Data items
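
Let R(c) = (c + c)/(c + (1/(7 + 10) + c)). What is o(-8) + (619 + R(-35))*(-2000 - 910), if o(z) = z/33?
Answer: -70791500942/39237 ≈ -1.8042e+6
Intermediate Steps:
R(c) = 2*c/(1/17 + 2*c) (R(c) = (2*c)/(c + (1/17 + c)) = (2*c)/(1/17 + 2*c) = 2*c/(1/17 + 2*c))
o(z) = z/33 (o(z) = z*(1/33) = z/33)
o(-8) + (619 + R(-35))*(-2000 - 910) = (1/33)*(-8) + (619 + 34*(-35)/(1 + 34*(-35)))*(-2000 - 910) = -8/33 + (619 + 34*(-35)/(1 - 1190))*(-2910) = -8/33 + (619 + 34*(-35)/(-1189))*(-2910) = -8/33 + (619 + 34*(-35)*(-1/1189))*(-2910) = -8/33 + (619 + 1190/1189)*(-2910) = -8/33 + (737181/1189)*(-2910) = -8/33 - 2145196710/1189 = -70791500942/39237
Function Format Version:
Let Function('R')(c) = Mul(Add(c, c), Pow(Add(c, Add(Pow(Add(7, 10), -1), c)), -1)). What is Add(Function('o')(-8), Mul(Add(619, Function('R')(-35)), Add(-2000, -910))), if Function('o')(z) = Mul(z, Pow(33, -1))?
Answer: Rational(-70791500942, 39237) ≈ -1.8042e+6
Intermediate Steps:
Function('R')(c) = Mul(2, c, Pow(Add(Rational(1, 17), Mul(2, c)), -1)) (Function('R')(c) = Mul(Mul(2, c), Pow(Add(c, Add(Pow(17, -1), c)), -1)) = Mul(Mul(2, c), Pow(Add(c, Add(Rational(1, 17), c)), -1)) = Mul(Mul(2, c), Pow(Add(Rational(1, 17), Mul(2, c)), -1)) = Mul(2, c, Pow(Add(Rational(1, 17), Mul(2, c)), -1)))
Function('o')(z) = Mul(Rational(1, 33), z) (Function('o')(z) = Mul(z, Rational(1, 33)) = Mul(Rational(1, 33), z))
Add(Function('o')(-8), Mul(Add(619, Function('R')(-35)), Add(-2000, -910))) = Add(Mul(Rational(1, 33), -8), Mul(Add(619, Mul(34, -35, Pow(Add(1, Mul(34, -35)), -1))), Add(-2000, -910))) = Add(Rational(-8, 33), Mul(Add(619, Mul(34, -35, Pow(Add(1, -1190), -1))), -2910)) = Add(Rational(-8, 33), Mul(Add(619, Mul(34, -35, Pow(-1189, -1))), -2910)) = Add(Rational(-8, 33), Mul(Add(619, Mul(34, -35, Rational(-1, 1189))), -2910)) = Add(Rational(-8, 33), Mul(Add(619, Rational(1190, 1189)), -2910)) = Add(Rational(-8, 33), Mul(Rational(737181, 1189), -2910)) = Add(Rational(-8, 33), Rational(-2145196710, 1189)) = Rational(-70791500942, 39237)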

## Work instruction
Every line that holds the word "What" should be copied from the records above.

## Problem solution
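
Let R(c) = (c + c)/(c + (1/(7 + 10) + c)). What is o(-8) + (619 + R(-35))*(-2000 - 910), if o(z) = z/33?
Let Function('R')(c) = Mul(Add(c, c), Pow(Add(c, Add(Pow(Add(7, 10), -1), c)), -1)). What is Add(Function('o')(-8), Mul(Add(619, Function('R')(-35)), Add(-2000, -910))), if Function('o')(z) = Mul(z, Pow(33, -1))?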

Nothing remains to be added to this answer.